Task to carry out
Your task is to restate exactly the lines from the one holding "Given that a" to the end of the entries below, inclusive.

Records from a dataset:

>>>

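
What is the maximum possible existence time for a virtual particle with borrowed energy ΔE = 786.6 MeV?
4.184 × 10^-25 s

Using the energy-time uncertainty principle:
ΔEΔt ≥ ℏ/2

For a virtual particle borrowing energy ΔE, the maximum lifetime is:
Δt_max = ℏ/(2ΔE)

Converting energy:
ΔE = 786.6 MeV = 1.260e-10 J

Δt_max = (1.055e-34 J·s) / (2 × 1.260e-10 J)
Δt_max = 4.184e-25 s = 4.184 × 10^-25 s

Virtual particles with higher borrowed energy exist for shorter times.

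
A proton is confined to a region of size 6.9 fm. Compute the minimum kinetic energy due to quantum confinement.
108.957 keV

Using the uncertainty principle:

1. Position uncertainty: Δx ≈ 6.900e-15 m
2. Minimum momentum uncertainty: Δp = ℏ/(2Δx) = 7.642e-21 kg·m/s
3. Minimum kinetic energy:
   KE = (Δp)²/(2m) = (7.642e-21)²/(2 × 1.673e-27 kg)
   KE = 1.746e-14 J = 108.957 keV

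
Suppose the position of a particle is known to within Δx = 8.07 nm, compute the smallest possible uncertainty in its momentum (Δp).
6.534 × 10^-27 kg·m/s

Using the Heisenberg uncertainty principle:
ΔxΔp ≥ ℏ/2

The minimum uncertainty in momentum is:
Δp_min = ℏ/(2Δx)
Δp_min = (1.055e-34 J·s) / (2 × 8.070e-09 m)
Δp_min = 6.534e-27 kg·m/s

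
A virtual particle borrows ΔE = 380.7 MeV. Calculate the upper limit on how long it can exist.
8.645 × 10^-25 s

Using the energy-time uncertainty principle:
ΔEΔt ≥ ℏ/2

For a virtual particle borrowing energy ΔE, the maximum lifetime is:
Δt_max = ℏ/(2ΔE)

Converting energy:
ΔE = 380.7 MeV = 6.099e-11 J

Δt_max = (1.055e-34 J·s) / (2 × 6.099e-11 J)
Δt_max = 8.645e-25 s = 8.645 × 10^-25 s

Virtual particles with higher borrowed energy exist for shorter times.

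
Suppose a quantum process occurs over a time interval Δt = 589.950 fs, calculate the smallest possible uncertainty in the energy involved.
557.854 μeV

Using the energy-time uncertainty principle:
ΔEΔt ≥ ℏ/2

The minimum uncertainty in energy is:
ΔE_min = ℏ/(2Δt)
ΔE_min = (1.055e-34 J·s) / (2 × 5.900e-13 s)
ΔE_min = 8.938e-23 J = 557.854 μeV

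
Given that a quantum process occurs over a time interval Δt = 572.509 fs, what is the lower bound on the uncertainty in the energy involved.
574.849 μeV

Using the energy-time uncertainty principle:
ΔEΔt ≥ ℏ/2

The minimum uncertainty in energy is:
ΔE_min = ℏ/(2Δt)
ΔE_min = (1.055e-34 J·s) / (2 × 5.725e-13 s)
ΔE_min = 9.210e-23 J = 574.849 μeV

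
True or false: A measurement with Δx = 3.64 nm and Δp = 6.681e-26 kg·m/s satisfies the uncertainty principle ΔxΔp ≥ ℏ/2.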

<<<

Expected answer
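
Given that a quantum process occurs over a time interval Δt = 572.509 fs, what is the lower bound on the uncertainty in the energy involved.
574.849 μeV

Using the energy-time uncertainty principle:
ΔEΔt ≥ ℏ/2

The minimum uncertainty in energy is:
ΔE_min = ℏ/(2Δt)
ΔE_min = (1.055e-34 J·s) / (2 × 5.725e-13 s)
ΔE_min = 9.210e-23 J = 574.849 μeV

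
True or false: A measurement with Δx = 3.64 nm and Δp = 6.681e-26 kg·m/s satisfies the uncertainty principle ΔxΔp ≥ ℏ/2.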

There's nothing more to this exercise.